── SOURCE DATA ──
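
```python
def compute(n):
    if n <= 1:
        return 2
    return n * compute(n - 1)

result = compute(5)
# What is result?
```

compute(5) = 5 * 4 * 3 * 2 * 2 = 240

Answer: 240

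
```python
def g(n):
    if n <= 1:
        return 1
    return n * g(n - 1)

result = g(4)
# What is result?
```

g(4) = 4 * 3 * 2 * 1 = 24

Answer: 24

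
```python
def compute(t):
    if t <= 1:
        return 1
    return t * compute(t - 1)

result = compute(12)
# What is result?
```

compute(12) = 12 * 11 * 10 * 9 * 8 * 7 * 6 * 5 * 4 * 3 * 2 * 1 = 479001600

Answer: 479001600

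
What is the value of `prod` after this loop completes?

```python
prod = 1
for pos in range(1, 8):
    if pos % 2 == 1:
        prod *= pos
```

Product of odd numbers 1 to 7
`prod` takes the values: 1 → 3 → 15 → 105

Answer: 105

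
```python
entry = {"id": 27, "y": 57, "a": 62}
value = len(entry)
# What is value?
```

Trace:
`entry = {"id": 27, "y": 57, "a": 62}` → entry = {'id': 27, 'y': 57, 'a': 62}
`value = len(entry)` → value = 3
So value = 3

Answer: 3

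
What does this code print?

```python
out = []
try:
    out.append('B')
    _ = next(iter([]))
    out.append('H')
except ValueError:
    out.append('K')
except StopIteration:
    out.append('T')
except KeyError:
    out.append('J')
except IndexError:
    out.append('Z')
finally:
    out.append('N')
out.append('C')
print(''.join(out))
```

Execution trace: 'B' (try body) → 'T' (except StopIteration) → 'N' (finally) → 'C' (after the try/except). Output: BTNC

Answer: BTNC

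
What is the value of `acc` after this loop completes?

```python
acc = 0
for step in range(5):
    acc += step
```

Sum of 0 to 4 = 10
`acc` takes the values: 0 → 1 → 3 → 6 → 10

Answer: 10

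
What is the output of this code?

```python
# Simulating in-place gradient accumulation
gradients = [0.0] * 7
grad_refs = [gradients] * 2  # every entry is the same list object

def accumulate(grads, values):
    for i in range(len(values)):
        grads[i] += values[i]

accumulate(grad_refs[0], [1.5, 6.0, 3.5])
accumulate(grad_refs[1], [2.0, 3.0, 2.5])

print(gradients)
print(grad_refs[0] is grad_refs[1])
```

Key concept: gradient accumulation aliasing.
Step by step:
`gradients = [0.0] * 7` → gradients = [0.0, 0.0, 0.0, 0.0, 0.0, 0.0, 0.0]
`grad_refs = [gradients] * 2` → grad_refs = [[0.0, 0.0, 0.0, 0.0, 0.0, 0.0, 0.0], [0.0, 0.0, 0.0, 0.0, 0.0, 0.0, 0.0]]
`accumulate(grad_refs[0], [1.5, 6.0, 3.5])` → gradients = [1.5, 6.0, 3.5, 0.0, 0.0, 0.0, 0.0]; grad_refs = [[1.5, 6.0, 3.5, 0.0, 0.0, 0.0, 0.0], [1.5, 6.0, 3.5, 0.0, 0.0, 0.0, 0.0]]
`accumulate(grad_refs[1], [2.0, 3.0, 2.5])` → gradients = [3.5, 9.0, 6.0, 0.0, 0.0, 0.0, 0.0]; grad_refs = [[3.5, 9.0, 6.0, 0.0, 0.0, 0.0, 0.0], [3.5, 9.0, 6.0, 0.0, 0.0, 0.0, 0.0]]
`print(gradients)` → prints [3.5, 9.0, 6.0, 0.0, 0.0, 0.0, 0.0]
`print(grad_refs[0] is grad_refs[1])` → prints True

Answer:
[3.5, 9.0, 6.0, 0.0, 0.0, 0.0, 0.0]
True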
───
**TASK OBJECTIVE**
A single number is the whole answer: the tally of lines above that contain "completes".

**TASK OUTPUT**
2